START Records

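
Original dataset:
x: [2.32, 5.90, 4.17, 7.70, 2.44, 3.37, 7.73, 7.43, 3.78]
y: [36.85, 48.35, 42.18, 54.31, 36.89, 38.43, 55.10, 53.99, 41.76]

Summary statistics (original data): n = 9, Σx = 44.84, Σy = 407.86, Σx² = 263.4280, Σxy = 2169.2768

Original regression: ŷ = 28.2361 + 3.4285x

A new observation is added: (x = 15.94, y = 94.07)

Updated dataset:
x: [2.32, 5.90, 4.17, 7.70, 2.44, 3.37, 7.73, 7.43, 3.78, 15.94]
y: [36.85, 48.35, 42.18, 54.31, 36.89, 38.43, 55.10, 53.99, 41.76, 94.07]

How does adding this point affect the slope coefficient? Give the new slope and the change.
Adding the point moves β₁ from 3.4285 to 4.1733, i.e. it increases by 0.7448 (+21.7%).

x = 15.94 lies well outside the original x-range [2.32, 7.73] (x̄ ≈ 4.98), so this observation has high leverage and can move the slope substantially.

Step 1: Update the sums with the new point (n goes from 9 to 10)
Σx  = 44.84 + 15.94 = 60.78
Σy  = 407.86 + 94.07 = 501.93
Σx² = 263.4280 + 15.94² = 263.4280 + 254.0836 = 517.5116
Σxy = 2169.2768 + 15.94×94.07 = 2169.2768 + 1499.4758 = 3668.7526

Step 2: Recompute the slope with b₁ = (nΣxy − ΣxΣy) / (nΣx² − (Σx)²)
Numerator   = 10×3668.7526 − 60.78×501.93 = 36687.5260 − 30507.3054 = 6180.2206
Denominator = 10×517.5116 − 60.78² = 5175.1160 − 3694.2084 = 1480.9076
b₁(new) = 6180.2206 / 1480.9076 = 4.1733

(Same formula on the original sums: (9×2169.2768 − 44.84×407.86) / (9×263.4280 − 44.84²) = 1235.0488 / 360.2264 = 3.4285, matching the given fit.)

Step 3: Change in slope
Δβ₁ = 4.1733 − 3.4285 = +0.7448
Relative change = +0.7448 / 3.4285 × 100% = +21.7%
→ the slope increases when the point is added.

Because the point sits above the extension of the original line at a high-leverage x, it tilts the fit up.
In practice: refit with and without it and report both if conclusions differ; investigate whether it comes from the same population as the rest of the sample.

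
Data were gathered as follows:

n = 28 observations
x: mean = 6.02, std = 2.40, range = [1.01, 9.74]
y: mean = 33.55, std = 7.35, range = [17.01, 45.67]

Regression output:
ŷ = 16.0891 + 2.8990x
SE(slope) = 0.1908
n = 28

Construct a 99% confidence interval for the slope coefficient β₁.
The 99% CI for β₁ is (2.3688, 3.4292)

Confidence interval for the slope:

The 99% CI for β₁ is: β̂₁ ± t*(α/2, n-2) × SE(β̂₁)

Step 1: Find critical t-value
- Confidence level = 0.99
- Degrees of freedom = n - 2 = 28 - 2 = 26
- t*(α/2, 26) = 2.7787

Step 2: Calculate margin of error
Margin = 2.7787 × 0.1908 = 0.5302

Step 3: Construct interval
CI = 2.8990 ± 0.5302
CI = (2.3688, 3.4292)

Interpretation: We are 99% confident that the true slope β₁ lies between 2.3688 and 3.4292.
Both endpoints are positive, so the data support a genuinely positive slope at this confidence level.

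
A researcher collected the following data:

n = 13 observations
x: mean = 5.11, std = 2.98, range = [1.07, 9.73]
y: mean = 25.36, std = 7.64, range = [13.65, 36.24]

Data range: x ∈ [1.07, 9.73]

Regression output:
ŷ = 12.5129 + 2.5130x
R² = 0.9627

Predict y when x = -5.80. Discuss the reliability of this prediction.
ŷ = -2.0625 (extrapolation — x = -5.80 lies outside [1.07, 9.73], so reliability is low).

Prediction calculation:
ŷ = 12.5129 + 2.5130 × (-5.80)
ŷ = -2.0625

Reliability:
- Data range: x ∈ [1.07, 9.73]
- Prediction point: x = -5.80 is 6.87 units below the observed range → this is EXTRAPOLATION, not interpolation

Why that matters here:
- There are no observations near this x to validate the fitted line there
- Real relationships often flatten, saturate, or turn nonlinear at extremes

The R² = 0.9627 only validates the fit within [1.07, 9.73]; treat ŷ = -2.0625 with caution.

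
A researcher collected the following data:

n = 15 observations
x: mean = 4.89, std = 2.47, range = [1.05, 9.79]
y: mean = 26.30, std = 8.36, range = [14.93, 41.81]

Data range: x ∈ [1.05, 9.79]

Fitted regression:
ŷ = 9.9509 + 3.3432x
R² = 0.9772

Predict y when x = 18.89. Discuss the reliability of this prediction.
The equation gives ŷ = 73.1039; however x = 18.89 is 9.10 units above the observed range, so this extrapolated value should not be trusted.

Prediction calculation:
ŷ = 9.9509 + 3.3432 × 18.89
ŷ = 73.1039

Reliability:
- Data range: x ∈ [1.05, 9.79]
- Prediction point: x = 18.89 is 9.10 units above the observed range → this is EXTRAPOLATION, not interpolation

Why that matters here:
- There are no observations near this x to validate the fitted line there
- The linear relationship may not hold outside the observed range

A defensible statement: 'if the linear trend continued to x = 18.89, y would be about 73.1039' — the premise is untested.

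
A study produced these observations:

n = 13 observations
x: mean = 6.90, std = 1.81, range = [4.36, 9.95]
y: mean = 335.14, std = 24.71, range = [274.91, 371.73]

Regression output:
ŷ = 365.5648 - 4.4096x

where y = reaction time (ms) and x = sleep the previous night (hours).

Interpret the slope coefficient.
For each additional hour of sleep, predicted reaction time decreases by approximately 4.4096 ms.

The slope coefficient β₁ = -4.4096 represents the marginal effect of sleep on reaction time.

Interpretation:
- Sleep up by 1 hour → predicted reaction time decreases by 4.4096 ms
- The effect is assumed constant over the observed range of x (linearity)

(β₀ = 365.5648 is the fitted value at x = 0 and is not part of the slope interpretation.)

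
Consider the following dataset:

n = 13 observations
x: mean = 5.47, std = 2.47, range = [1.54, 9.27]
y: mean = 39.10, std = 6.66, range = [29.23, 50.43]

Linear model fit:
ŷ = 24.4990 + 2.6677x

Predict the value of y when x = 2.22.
ŷ = 30.4213

x = 2.22 lies inside the observed range [1.54, 9.27], so the fitted equation applies directly:

ŷ = 24.4990 + 2.6677 × 2.22
ŷ = 24.4990 + 5.9223
ŷ = 30.4213

This is a point prediction; actual observations scatter around it by roughly the residual standard deviation.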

END Records

• Brief: Taking the records from the top, repeat each line exactly until you have repeated the line that contains "53.99, 41.76, 94.07]".

• Result of this task:
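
Original dataset:
x: [2.32, 5.90, 4.17, 7.70, 2.44, 3.37, 7.73, 7.43, 3.78]
y: [36.85, 48.35, 42.18, 54.31, 36.89, 38.43, 55.10, 53.99, 41.76]

Summary statistics (original data): n = 9, Σx = 44.84, Σy = 407.86, Σx² = 263.4280, Σxy = 2169.2768

Original regression: ŷ = 28.2361 + 3.4285x

A new observation is added: (x = 15.94, y = 94.07)

Updated dataset:
x: [2.32, 5.90, 4.17, 7.70, 2.44, 3.37, 7.73, 7.43, 3.78, 15.94]
y: [36.85, 48.35, 42.18, 54.31, 36.89, 38.43, 55.10, 53.99, 41.76, 94.07]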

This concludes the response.